[Saved data entries]
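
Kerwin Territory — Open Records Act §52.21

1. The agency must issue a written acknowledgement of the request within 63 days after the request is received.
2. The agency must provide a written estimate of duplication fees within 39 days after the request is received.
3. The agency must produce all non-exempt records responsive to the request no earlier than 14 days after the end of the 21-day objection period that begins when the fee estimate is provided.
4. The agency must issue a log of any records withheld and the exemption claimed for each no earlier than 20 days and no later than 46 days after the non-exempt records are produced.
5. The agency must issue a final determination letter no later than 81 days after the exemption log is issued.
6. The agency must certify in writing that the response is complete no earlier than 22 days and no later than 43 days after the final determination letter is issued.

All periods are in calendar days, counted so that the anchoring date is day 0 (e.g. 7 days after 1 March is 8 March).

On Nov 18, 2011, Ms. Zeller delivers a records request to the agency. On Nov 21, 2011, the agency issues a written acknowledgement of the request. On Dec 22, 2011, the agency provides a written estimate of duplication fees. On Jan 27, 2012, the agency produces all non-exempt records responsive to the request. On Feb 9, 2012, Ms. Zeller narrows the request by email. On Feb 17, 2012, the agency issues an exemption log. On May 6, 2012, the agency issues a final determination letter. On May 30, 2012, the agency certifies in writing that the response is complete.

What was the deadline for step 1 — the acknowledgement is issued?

Jan 20, 2012

Step 1 runs from Nov 18, 2011, when the request is received. 63 days after Nov 18, 2011 is Jan 20, 2012.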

* [Problem requirements] What you should output is every line of the records above, from the first through the line containing "3. The agency", unchanged.

* [Solution to this task]
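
Kerwin Territory — Open Records Act §52.21

1. The agency must issue a written acknowledgement of the request within 63 days after the request is received.
2. The agency must provide a written estimate of duplication fees within 39 days after the request is received.
3. The agency must produce all non-exempt records responsive to the request no earlier than 14 days after the end of the 21-day objection period that begins when the fee estimate is provided.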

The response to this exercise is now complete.